BEGIN
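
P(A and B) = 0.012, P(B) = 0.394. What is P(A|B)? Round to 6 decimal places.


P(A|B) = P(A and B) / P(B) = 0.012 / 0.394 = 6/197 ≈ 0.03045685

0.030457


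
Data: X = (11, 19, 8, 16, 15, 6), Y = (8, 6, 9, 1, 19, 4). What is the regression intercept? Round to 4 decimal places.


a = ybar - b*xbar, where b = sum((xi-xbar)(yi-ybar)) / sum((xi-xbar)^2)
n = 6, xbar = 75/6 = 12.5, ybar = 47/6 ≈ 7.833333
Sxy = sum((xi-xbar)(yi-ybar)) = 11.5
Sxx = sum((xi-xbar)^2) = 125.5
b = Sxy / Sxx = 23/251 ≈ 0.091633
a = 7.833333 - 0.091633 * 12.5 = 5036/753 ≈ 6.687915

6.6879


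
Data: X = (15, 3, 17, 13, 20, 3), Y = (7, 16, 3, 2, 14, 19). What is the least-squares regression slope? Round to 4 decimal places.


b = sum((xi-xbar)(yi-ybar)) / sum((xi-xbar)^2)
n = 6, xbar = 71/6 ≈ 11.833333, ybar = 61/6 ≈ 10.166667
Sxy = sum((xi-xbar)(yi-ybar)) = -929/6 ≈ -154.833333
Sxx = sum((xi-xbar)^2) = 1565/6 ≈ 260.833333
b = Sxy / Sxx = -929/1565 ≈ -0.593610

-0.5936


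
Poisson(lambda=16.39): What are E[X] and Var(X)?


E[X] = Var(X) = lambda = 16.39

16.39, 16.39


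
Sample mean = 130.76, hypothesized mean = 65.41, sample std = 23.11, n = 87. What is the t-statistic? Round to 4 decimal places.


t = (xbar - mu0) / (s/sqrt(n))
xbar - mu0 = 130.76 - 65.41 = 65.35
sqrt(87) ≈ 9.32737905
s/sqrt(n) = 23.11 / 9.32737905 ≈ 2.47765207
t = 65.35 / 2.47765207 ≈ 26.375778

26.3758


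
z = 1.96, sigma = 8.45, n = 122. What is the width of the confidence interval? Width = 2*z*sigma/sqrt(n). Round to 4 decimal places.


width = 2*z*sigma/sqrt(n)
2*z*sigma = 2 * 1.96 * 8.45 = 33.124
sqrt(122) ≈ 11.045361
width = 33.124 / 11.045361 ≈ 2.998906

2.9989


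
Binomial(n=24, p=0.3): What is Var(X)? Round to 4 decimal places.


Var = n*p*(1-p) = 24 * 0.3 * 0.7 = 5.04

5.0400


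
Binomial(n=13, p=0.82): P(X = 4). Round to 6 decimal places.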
END
BEGIN
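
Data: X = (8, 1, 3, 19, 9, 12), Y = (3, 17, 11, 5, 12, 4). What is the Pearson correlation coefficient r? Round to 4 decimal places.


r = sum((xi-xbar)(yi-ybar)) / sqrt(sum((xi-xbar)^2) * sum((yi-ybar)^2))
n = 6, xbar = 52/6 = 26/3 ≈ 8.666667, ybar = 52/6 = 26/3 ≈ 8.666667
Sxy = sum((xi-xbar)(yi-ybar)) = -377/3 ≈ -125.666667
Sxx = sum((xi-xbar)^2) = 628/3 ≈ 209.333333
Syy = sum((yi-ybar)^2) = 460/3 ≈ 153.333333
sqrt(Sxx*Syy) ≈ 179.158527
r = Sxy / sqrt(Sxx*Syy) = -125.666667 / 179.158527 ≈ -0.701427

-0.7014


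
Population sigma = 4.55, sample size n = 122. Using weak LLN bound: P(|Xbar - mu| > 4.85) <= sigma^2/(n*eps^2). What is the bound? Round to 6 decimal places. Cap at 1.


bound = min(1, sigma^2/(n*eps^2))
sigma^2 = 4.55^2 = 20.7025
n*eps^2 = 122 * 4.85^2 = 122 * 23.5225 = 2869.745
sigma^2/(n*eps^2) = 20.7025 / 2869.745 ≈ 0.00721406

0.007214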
END
What the task requires >> The answer is the run of lines above from the line containing "z = 1.96, sigma" through the line containing "Binomial(n=13, p=0.82): P(X", copied exactly and alone.

Answer section >>
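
z = 1.96, sigma = 8.45, n = 122. What is the width of the confidence interval? Width = 2*z*sigma/sqrt(n). Round to 4 decimal places.


width = 2*z*sigma/sqrt(n)
2*z*sigma = 2 * 1.96 * 8.45 = 33.124
sqrt(122) ≈ 11.045361
width = 33.124 / 11.045361 ≈ 2.998906

2.9989


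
Binomial(n=24, p=0.3): What is Var(X)? Round to 4 decimal places.


Var = n*p*(1-p) = 24 * 0.3 * 0.7 = 5.04

5.0400


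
Binomial(n=13, p=0.82): P(X = 4). Round to 6 decimal places.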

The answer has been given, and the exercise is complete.